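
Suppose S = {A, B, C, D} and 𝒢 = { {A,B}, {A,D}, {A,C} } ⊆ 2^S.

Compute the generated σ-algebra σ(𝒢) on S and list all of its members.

Answer: σ(𝒢) = { {}, {A}, {B}, {C}, {D}, {A,B}, {A,C}, {A,D}, {B,C}, {B,D}, {C,D}, {A,B,C}, {A,B,D}, {A,C,D}, {B,C,D}, S }

Working:
Begin from { {}, {A,B}, {A,C}, {A,D}, S } (that is, 𝒢 plus ∅ and S).
Step 1. New:
  {B,C}  = {A,D}ᶜ
  {B,D}  = {A,C}ᶜ
  {C,D}  = {A,B}ᶜ
  {A,B,C}  = {A,B} ∪ {A,C}
  {A,B,D}  = {A,D} ∪ {A,B}
  {A,C,D}  = {A,D} ∪ {A,C}
  |family| = 11
Step 2 adds 4:
  {B}  = {A,C,D}ᶜ
  {C}  = {A,B,D}ᶜ
  {D}  = {A,B,C}ᶜ
  {B,C,D}  = {C,D} ∪ {B,C}
  |family| = 15
Step 3 (1 new):
  {A}  = {B,C,D}ᶜ
  |family| = 16
Step 4: no new sets; the family is a σ-algebra.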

* WHAT IS REQUIRED:
Repeat the listing above without any change.

* ANSWER FOR THE TASK:
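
Suppose S = {A, B, C, D} and 𝒢 = { {A,B}, {A,D}, {A,C} } ⊆ 2^S.

Compute the generated σ-algebra σ(𝒢) on S and list all of its members.

Answer: σ(𝒢) = { {}, {A}, {B}, {C}, {D}, {A,B}, {A,C}, {A,D}, {B,C}, {B,D}, {C,D}, {A,B,C}, {A,B,D}, {A,C,D}, {B,C,D}, S }

Working:
Begin from { {}, {A,B}, {A,C}, {A,D}, S } (that is, 𝒢 plus ∅ and S).
Step 1. New:
  {B,C}  = {A,D}ᶜ
  {B,D}  = {A,C}ᶜ
  {C,D}  = {A,B}ᶜ
  {A,B,C}  = {A,B} ∪ {A,C}
  {A,B,D}  = {A,D} ∪ {A,B}
  {A,C,D}  = {A,D} ∪ {A,C}
  |family| = 11
Step 2 adds 4:
  {B}  = {A,C,D}ᶜ
  {C}  = {A,B,D}ᶜ
  {D}  = {A,B,C}ᶜ
  {B,C,D}  = {C,D} ∪ {B,C}
  |family| = 15
Step 3 (1 new):
  {A}  = {B,C,D}ᶜ
  |family| = 16
Step 4: no new sets; the family is a σ-algebra.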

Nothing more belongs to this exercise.